- Collected data:
◇ ◇ ◇ ◇
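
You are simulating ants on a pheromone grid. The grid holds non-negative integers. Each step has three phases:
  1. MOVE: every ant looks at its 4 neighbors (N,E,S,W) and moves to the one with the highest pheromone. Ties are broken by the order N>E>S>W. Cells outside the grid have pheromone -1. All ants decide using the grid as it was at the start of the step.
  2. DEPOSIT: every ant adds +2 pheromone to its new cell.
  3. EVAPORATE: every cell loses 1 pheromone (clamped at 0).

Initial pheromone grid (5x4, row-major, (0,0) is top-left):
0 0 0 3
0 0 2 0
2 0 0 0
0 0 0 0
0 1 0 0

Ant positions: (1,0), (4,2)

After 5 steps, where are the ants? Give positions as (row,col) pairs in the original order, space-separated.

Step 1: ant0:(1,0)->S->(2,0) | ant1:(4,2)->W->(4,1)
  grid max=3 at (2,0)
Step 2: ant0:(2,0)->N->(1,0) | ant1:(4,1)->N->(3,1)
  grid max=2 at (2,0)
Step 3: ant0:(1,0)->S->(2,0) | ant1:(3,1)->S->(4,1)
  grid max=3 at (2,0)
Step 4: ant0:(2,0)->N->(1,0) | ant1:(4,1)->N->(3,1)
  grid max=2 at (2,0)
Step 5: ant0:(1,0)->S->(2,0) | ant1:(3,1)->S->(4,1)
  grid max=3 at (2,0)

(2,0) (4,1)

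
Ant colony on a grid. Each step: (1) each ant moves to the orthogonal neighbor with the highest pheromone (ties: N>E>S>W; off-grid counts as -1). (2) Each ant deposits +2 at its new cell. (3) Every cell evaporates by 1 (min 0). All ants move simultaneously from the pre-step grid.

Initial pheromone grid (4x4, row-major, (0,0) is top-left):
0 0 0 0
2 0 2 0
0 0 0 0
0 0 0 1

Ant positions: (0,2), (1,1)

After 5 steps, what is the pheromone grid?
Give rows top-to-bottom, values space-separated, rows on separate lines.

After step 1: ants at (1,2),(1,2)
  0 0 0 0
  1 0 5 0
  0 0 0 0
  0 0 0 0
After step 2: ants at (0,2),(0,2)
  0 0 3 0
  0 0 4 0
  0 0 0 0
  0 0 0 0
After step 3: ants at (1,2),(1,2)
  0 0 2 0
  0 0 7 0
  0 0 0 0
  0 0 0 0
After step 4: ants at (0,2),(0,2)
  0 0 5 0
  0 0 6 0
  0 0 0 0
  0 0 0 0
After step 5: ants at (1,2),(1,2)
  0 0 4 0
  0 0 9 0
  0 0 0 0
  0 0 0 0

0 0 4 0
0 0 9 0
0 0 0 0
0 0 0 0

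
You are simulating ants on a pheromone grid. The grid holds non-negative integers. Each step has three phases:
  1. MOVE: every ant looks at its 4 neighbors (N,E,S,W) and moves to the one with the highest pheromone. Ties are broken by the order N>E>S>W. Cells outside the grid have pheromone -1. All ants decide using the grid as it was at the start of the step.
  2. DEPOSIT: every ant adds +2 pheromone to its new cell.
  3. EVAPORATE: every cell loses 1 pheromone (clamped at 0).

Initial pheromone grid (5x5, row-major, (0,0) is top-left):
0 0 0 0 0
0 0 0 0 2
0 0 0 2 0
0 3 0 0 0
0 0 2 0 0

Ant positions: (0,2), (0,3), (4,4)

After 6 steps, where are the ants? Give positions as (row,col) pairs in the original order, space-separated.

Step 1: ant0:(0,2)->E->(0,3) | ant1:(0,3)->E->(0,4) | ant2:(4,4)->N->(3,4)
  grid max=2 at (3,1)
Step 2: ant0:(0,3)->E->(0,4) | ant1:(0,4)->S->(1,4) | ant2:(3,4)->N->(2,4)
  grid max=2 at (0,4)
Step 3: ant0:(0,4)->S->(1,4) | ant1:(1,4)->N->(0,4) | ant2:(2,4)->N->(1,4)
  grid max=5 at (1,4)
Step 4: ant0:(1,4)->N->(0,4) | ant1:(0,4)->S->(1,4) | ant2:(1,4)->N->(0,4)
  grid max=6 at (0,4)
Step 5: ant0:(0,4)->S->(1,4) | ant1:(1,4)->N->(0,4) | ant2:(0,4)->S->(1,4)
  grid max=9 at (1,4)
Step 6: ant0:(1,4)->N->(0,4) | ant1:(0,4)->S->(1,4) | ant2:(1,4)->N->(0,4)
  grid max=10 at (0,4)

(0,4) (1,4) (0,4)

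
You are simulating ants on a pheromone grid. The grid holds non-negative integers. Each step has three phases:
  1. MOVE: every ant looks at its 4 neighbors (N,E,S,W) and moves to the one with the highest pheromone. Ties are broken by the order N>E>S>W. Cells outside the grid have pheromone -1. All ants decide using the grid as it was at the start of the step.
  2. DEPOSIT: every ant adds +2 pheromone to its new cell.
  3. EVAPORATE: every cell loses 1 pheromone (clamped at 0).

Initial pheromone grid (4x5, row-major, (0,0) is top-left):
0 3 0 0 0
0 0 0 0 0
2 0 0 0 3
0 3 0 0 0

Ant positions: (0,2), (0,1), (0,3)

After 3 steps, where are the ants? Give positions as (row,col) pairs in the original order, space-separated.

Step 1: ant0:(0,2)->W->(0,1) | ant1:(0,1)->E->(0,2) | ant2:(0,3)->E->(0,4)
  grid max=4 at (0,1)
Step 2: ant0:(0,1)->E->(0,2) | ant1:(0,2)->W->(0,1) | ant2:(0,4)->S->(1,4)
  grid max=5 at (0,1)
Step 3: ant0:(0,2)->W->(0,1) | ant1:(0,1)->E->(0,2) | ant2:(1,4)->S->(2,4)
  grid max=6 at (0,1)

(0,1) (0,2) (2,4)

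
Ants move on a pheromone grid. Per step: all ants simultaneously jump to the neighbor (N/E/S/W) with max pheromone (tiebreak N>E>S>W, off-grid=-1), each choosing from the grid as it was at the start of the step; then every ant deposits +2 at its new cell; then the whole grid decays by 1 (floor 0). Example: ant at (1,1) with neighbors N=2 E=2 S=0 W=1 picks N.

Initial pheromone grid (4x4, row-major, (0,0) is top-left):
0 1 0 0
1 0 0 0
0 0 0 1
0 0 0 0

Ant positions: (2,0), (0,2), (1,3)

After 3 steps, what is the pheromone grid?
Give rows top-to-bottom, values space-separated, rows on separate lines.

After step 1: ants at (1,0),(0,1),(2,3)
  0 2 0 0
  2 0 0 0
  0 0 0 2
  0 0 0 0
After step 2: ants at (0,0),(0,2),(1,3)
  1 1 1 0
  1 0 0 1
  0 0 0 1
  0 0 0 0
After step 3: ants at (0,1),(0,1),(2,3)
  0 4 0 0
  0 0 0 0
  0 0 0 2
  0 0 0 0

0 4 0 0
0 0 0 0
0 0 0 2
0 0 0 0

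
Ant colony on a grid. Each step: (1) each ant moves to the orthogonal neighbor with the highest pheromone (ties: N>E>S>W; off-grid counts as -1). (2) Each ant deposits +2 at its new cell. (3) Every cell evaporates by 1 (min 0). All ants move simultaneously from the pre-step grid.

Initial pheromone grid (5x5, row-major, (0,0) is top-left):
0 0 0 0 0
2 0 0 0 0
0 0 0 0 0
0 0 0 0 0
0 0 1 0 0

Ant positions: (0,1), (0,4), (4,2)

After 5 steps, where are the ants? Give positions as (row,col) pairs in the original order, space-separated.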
◇ ◇ ◇ ◇
- EXERCISE OBJECTIVE:
From the very first line of the data through the line with "Ant positions: (1,0), (4,2)" in it, please reproduce each line exactly and output nothing more.

- RESULT:
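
You are simulating ants on a pheromone grid. The grid holds non-negative integers. Each step has three phases:
  1. MOVE: every ant looks at its 4 neighbors (N,E,S,W) and moves to the one with the highest pheromone. Ties are broken by the order N>E>S>W. Cells outside the grid have pheromone -1. All ants decide using the grid as it was at the start of the step.
  2. DEPOSIT: every ant adds +2 pheromone to its new cell.
  3. EVAPORATE: every cell loses 1 pheromone (clamped at 0).

Initial pheromone grid (5x4, row-major, (0,0) is top-left):
0 0 0 3
0 0 2 0
2 0 0 0
0 0 0 0
0 1 0 0

Ant positions: (1,0), (4,2)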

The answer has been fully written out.